WHAT THE EXERCISE ASKS: Exactly the lines from the opening of the records through the line containing "Query 1: SELECT name FROM employees WHERE salary > 92000" should be copied, with both included.

INPUT DATA:

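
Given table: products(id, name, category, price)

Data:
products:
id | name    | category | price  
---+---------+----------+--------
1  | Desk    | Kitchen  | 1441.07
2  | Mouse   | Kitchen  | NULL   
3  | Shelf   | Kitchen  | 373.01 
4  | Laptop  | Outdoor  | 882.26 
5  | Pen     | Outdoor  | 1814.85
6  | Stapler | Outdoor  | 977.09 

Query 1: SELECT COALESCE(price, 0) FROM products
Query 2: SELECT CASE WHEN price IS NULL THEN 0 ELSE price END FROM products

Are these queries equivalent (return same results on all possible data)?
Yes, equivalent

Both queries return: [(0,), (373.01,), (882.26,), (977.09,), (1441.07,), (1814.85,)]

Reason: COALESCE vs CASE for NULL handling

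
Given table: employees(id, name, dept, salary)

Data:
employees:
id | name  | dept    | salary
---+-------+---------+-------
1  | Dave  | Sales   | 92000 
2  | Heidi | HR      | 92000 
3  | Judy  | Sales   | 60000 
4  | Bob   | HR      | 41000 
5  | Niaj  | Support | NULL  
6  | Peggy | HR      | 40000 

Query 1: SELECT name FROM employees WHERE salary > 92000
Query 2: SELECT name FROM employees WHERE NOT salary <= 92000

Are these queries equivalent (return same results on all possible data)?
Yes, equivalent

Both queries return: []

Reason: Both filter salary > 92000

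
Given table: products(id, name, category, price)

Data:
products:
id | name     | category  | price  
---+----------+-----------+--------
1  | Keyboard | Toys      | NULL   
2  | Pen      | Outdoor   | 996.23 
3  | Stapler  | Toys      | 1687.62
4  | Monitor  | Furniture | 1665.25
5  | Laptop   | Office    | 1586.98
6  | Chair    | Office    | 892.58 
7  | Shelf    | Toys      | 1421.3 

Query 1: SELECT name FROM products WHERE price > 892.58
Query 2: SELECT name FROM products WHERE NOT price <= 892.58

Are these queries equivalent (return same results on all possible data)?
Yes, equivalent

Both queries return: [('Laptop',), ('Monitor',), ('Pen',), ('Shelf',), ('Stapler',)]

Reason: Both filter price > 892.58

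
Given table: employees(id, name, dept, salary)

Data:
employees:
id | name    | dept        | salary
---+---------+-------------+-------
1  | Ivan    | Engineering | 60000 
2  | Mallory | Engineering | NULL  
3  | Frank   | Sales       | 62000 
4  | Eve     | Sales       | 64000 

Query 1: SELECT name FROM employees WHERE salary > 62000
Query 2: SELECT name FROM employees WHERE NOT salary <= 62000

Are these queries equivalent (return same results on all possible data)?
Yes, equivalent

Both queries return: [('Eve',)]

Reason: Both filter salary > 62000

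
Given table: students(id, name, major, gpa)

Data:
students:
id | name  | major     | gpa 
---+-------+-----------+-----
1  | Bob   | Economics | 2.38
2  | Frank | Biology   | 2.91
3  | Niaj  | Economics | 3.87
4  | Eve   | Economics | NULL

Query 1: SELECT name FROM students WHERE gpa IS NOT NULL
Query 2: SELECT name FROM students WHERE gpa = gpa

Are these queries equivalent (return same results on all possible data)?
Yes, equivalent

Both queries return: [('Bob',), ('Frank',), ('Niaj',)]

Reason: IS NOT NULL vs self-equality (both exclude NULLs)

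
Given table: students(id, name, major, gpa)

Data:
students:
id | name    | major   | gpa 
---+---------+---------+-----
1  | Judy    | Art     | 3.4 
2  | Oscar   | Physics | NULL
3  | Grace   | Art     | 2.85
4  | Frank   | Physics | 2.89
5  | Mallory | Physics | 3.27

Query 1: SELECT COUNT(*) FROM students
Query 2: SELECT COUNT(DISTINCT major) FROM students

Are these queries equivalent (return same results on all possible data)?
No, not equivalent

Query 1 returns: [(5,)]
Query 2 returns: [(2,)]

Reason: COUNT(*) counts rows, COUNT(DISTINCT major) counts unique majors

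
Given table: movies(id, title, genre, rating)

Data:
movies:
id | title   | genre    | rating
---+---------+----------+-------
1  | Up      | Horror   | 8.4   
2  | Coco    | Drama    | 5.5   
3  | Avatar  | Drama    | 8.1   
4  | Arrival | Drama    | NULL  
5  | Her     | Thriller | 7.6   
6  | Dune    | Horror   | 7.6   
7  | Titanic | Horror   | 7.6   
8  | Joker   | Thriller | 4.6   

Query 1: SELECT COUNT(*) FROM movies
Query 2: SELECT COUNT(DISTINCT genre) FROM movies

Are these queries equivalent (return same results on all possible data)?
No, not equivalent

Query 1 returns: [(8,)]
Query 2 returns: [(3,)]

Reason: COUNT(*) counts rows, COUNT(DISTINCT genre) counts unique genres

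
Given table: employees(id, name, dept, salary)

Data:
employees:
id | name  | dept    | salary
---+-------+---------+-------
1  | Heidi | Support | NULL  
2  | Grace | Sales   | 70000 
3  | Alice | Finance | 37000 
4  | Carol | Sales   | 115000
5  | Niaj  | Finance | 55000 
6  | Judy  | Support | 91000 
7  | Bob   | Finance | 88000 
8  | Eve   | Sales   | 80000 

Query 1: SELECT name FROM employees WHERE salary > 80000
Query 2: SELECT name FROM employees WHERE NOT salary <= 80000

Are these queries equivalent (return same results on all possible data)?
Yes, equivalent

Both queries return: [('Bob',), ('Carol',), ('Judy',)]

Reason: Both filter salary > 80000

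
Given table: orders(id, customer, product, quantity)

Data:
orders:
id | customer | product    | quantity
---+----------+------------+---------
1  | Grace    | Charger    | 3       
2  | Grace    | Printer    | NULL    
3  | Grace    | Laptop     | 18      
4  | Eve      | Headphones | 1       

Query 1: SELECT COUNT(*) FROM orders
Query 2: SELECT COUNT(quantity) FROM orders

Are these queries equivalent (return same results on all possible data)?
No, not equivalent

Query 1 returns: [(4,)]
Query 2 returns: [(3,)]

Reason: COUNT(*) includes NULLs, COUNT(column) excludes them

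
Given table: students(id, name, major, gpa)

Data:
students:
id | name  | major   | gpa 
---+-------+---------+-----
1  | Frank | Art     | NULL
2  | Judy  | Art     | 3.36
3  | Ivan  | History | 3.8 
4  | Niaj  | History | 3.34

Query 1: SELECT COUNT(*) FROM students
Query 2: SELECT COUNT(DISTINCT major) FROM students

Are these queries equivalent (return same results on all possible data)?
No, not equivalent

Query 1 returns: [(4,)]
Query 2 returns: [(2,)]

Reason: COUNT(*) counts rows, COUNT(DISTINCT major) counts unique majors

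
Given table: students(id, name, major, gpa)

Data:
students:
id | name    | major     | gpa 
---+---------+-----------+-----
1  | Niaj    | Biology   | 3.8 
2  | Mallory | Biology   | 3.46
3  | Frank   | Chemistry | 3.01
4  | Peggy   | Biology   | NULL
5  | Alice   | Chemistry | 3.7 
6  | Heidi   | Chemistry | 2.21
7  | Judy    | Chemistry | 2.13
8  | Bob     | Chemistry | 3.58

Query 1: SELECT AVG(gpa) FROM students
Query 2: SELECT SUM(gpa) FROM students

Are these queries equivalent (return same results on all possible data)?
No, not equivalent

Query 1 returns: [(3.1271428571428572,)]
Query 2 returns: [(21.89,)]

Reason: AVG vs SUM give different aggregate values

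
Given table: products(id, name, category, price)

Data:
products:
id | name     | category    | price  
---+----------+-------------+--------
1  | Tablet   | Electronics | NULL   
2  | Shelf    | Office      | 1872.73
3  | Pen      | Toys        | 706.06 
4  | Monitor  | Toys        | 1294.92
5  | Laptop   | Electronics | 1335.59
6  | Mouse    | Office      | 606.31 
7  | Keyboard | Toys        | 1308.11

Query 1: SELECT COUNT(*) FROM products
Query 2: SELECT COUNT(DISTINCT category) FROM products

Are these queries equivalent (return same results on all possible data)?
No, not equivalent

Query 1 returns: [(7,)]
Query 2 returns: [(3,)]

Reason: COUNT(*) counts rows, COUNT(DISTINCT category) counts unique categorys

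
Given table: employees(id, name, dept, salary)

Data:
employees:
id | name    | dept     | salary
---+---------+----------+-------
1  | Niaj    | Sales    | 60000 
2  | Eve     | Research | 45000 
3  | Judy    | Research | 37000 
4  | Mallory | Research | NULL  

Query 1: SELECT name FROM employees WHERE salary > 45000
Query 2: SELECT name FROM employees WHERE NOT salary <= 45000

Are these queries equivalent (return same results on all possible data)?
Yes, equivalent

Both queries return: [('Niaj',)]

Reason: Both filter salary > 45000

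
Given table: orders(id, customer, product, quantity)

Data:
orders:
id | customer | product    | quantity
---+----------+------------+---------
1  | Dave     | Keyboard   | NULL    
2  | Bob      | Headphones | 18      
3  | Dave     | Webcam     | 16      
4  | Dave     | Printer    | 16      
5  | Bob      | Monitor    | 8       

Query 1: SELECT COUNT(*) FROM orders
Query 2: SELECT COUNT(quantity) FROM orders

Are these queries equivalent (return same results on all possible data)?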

EXERCISE OUTPUT:
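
Given table: products(id, name, category, price)

Data:
products:
id | name    | category | price  
---+---------+----------+--------
1  | Desk    | Kitchen  | 1441.07
2  | Mouse   | Kitchen  | NULL   
3  | Shelf   | Kitchen  | 373.01 
4  | Laptop  | Outdoor  | 882.26 
5  | Pen     | Outdoor  | 1814.85
6  | Stapler | Outdoor  | 977.09 

Query 1: SELECT COALESCE(price, 0) FROM products
Query 2: SELECT CASE WHEN price IS NULL THEN 0 ELSE price END FROM products

Are these queries equivalent (return same results on all possible data)?
Yes, equivalent

Both queries return: [(0,), (373.01,), (882.26,), (977.09,), (1441.07,), (1814.85,)]

Reason: COALESCE vs CASE for NULL handling

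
Given table: employees(id, name, dept, salary)

Data:
employees:
id | name  | dept    | salary
---+-------+---------+-------
1  | Dave  | Sales   | 92000 
2  | Heidi | HR      | 92000 
3  | Judy  | Sales   | 60000 
4  | Bob   | HR      | 41000 
5  | Niaj  | Support | NULL  
6  | Peggy | HR      | 40000 

Query 1: SELECT name FROM employees WHERE salary > 92000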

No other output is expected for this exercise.